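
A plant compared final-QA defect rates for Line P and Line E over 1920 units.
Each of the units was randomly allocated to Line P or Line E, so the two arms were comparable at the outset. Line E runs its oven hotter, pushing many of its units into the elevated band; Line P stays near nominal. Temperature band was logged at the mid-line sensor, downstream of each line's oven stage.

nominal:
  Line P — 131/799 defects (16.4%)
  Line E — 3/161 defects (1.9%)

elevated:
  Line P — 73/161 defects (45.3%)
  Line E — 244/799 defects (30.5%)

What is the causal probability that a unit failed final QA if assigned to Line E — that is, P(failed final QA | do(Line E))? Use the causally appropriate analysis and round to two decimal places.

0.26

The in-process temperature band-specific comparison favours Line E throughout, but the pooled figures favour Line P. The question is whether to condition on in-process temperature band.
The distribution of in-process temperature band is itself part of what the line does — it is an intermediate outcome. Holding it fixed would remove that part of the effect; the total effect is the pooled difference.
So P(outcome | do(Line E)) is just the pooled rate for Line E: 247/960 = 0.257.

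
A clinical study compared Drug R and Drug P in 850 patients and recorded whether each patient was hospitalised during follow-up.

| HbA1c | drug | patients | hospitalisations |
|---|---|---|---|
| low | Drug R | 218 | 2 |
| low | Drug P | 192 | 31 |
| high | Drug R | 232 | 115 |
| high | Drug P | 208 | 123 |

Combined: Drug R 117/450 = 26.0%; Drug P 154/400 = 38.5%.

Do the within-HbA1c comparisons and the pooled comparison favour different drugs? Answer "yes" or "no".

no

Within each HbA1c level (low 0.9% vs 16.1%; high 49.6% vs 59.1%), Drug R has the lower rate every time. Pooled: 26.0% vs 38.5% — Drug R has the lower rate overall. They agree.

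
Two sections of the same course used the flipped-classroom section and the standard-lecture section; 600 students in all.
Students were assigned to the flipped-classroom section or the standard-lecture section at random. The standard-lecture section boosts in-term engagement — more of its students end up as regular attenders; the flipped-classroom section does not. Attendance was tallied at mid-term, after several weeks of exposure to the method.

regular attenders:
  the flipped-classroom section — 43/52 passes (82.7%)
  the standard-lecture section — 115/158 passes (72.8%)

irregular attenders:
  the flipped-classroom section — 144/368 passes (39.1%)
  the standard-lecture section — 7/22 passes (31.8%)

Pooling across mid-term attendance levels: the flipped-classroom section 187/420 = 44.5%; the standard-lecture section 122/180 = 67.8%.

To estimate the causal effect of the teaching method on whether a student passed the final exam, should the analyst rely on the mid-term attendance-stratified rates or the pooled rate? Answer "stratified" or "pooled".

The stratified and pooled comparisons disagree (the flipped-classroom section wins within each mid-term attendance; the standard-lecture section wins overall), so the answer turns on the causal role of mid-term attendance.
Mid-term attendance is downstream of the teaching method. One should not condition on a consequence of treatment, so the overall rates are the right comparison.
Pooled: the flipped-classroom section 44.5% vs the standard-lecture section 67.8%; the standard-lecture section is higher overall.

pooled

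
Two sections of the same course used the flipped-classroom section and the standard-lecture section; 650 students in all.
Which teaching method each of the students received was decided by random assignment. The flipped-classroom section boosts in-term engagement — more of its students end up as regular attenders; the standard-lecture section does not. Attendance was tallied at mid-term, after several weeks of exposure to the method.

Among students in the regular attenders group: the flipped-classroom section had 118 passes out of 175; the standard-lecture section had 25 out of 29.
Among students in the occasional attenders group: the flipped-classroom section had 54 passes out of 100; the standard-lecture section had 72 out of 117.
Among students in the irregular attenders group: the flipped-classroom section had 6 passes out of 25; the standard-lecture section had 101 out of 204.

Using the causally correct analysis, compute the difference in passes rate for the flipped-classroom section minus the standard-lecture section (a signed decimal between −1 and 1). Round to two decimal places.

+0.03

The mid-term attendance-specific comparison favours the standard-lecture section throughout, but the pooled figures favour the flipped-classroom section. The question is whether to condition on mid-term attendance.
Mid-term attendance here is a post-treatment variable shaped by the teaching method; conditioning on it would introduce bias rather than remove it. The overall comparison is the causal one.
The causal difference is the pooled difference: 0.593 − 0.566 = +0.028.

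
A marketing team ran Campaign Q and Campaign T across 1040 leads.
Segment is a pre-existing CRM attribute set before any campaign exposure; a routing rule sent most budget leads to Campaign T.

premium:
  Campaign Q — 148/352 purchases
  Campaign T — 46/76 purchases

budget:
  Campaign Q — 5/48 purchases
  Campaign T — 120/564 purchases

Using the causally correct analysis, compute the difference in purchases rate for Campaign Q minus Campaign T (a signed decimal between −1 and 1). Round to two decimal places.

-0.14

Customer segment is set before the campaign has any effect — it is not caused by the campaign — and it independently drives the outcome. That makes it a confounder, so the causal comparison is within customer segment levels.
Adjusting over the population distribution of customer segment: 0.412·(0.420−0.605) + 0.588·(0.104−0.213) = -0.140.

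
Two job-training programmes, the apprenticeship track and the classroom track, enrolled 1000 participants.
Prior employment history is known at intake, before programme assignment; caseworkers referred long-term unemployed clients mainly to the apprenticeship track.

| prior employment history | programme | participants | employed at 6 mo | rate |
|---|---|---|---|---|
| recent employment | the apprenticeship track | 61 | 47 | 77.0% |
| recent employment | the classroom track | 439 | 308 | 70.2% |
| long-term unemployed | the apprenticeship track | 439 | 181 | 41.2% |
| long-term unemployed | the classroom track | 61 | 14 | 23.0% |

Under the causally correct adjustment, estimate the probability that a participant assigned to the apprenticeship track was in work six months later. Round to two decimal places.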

..........

### Task
Where does the word "leads" appear in the listing? List each line that holds it.

### Expected output
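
A marketing team ran Campaign Q and Campaign T across 1040 leads.
Segment is a pre-existing CRM attribute set before any campaign exposure; a routing rule sent most budget leads to Campaign T.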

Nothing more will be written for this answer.